What to produce
For the entries below, the expected answer is the line with "Dehomogenize a homogeneous", the line with "f(x, y) = F(x, y, 1).", and every line between them, exactly as written, and nothing more.
====== Provided entries ======
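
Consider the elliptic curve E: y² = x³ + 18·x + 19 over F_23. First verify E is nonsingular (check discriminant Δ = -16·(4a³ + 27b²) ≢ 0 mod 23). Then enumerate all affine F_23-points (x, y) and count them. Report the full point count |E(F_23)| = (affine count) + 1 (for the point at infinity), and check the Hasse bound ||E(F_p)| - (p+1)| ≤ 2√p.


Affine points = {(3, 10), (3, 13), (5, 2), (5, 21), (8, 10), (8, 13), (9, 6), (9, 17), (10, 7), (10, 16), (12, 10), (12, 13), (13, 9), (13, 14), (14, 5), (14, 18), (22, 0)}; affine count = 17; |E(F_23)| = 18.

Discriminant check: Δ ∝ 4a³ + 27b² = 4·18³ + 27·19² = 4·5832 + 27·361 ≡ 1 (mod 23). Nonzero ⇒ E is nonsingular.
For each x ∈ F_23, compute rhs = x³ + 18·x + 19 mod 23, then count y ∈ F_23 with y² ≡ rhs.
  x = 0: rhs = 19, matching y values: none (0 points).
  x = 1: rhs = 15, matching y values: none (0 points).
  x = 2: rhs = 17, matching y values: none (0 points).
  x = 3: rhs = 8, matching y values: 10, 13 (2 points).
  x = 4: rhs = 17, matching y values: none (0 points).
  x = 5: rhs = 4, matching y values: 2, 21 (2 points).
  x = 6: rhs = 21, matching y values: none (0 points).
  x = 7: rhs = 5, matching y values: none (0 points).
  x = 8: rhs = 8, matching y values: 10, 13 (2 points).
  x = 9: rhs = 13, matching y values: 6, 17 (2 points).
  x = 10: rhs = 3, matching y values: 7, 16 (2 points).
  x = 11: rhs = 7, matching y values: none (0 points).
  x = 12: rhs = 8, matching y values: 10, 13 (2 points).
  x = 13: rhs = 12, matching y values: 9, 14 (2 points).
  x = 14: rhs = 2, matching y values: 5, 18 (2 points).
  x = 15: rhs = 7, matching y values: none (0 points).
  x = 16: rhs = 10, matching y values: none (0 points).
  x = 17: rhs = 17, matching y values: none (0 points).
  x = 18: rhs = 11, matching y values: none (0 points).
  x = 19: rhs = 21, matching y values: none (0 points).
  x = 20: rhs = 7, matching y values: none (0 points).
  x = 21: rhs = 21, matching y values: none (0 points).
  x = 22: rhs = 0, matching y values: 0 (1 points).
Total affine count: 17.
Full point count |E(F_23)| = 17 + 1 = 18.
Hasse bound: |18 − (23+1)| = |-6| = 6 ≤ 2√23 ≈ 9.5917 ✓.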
======
====== Provided entries ======
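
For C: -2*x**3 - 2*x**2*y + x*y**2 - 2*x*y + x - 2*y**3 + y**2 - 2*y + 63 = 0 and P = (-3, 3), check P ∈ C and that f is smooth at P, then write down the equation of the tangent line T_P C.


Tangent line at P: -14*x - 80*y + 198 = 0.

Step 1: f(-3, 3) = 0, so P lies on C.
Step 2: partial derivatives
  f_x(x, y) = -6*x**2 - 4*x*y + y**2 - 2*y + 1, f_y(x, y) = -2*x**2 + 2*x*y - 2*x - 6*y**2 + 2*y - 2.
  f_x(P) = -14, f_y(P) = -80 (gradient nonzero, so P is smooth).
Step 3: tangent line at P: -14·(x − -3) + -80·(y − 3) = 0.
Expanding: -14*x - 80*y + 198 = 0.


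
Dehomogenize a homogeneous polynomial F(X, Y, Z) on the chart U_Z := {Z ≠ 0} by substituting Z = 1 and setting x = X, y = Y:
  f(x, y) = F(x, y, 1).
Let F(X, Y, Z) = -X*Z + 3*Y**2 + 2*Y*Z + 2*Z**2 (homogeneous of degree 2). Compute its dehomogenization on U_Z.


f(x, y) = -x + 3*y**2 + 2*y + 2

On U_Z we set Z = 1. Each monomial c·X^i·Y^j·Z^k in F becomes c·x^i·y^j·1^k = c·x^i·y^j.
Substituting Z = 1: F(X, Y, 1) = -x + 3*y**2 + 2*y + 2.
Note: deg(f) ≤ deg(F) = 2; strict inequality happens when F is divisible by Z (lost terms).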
======
====== Provided entries ======
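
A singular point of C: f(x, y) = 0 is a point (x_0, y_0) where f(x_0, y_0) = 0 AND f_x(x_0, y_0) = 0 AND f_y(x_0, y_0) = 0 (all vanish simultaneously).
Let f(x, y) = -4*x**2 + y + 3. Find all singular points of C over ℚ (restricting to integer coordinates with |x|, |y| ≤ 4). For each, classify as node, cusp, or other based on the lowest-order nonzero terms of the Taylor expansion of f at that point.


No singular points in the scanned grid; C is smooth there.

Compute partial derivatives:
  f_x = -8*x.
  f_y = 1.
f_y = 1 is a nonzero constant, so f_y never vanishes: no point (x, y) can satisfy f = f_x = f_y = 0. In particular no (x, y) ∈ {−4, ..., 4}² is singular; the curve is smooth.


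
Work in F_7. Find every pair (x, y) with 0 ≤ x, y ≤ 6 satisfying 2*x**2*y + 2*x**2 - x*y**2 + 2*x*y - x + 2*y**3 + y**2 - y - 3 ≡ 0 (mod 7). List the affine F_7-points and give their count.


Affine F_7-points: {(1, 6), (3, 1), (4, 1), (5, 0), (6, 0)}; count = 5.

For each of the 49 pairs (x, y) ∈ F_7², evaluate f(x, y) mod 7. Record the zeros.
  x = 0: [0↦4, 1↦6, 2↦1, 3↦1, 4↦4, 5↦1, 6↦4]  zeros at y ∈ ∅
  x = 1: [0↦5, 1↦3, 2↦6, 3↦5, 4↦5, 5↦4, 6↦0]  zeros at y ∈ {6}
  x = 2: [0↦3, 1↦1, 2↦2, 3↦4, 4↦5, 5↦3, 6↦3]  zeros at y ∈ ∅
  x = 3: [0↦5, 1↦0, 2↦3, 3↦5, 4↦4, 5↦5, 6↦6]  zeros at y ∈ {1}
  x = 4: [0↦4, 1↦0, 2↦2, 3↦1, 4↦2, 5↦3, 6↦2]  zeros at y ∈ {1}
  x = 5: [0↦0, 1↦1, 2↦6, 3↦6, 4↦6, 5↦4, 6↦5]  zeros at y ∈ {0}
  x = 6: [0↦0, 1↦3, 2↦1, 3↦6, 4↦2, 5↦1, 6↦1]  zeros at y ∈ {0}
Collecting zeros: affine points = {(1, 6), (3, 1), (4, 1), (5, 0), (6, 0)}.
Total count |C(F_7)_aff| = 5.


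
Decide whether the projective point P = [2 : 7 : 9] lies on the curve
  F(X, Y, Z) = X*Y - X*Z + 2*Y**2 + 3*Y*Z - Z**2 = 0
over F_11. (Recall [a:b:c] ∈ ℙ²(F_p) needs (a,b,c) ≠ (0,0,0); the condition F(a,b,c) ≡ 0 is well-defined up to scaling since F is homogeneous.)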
======
Response to the exercise
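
Dehomogenize a homogeneous polynomial F(X, Y, Z) on the chart U_Z := {Z ≠ 0} by substituting Z = 1 and setting x = X, y = Y:
  f(x, y) = F(x, y, 1).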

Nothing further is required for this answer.